Task to complete »
Each line from the one containing "An introductory astronomy" through the last line of the material below is to be transcribed exactly, with nothing else included.

Information shown »
◇ ◇ ◇

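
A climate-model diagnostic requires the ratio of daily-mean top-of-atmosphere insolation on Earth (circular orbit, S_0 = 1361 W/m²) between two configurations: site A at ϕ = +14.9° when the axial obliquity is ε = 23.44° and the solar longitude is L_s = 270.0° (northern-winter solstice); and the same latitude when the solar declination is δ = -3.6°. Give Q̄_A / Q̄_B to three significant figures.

Q̄_A / Q̄_B ≈ 0.779

— Configuration A (ϕ=+14.9°):
Solar declination: sin δ = sin ε · sin L_s = sin 23.44° × sin 270.0° = -0.39779, so δ = -23.440°.
cos h₀ = −tan(+14.9°) tan(-23.440°) = 0.1154, h₀ = 1.4552 rad.
Bracket: h₀ sin ϕ sin δ + cos ϕ cos δ sin h₀ = 1.4552×0.25713×-0.39779 + 0.96638×0.91748×0.99332 = -0.148843 + 0.880712 = 0.731869.
Q̄ = (S_0/π) × [bracket] = (1361/π) × 0.731869 = 317.06 W/m².
— Configuration B (ϕ=+14.9°):
cos h₀ = −tan(+14.9°) tan(-3.600°) = 0.0167, h₀ = 1.5541 rad.
Bracket: h₀ sin ϕ sin δ + cos ϕ cos δ sin h₀ = 1.5541×0.25713×-0.06279 + 0.96638×0.99803×0.99986 = -0.025091 + 0.964341 = 0.939250.
Q̄ = (S_0/π) × [bracket] = (1361/π) × 0.939250 = 406.90 W/m².
Ratio Q̄_A / Q̄_B = 317.06 / 406.90 = 0.7792.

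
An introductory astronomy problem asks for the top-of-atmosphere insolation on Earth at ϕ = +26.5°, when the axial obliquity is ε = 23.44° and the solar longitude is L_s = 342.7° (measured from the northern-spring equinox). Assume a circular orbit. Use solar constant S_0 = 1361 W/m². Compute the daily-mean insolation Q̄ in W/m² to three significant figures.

Q̄ ≈ 350 W/m²

Solar declination: sin δ = sin ε · sin L_s = sin 23.44° × sin 342.7° = -0.11829, so δ = -6.794°.
cos h₀ = −tan(+26.5°) tan(-6.794°) = 0.0594, h₀ = 1.5114 rad.
Bracket: h₀ sin ϕ sin δ + cos ϕ cos δ sin h₀ = 1.5114×0.44620×-0.11829 + 0.89493×0.99298×0.99823 = -0.079773 + 0.887075 = 0.807302.
Q̄ = (S_0/π) × [bracket] = (1361/π) × 0.807302 = 349.7 W/m².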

◇ ◇ ◇

Response to the exercise »
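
An introductory astronomy problem asks for the top-of-atmosphere insolation on Earth at ϕ = +26.5°, when the axial obliquity is ε = 23.44° and the solar longitude is L_s = 342.7° (measured from the northern-spring equinox). Assume a circular orbit. Use solar constant S_0 = 1361 W/m². Compute the daily-mean insolation Q̄ in W/m² to three significant figures.

Q̄ ≈ 350 W/m²

Solar declination: sin δ = sin ε · sin L_s = sin 23.44° × sin 342.7° = -0.11829, so δ = -6.794°.
cos h₀ = −tan(+26.5°) tan(-6.794°) = 0.0594, h₀ = 1.5114 rad.
Bracket: h₀ sin ϕ sin δ + cos ϕ cos δ sin h₀ = 1.5114×0.44620×-0.11829 + 0.89493×0.99298×0.99823 = -0.079773 + 0.887075 = 0.807302.
Q̄ = (S_0/π) × [bracket] = (1361/π) × 0.807302 = 349.7 W/m².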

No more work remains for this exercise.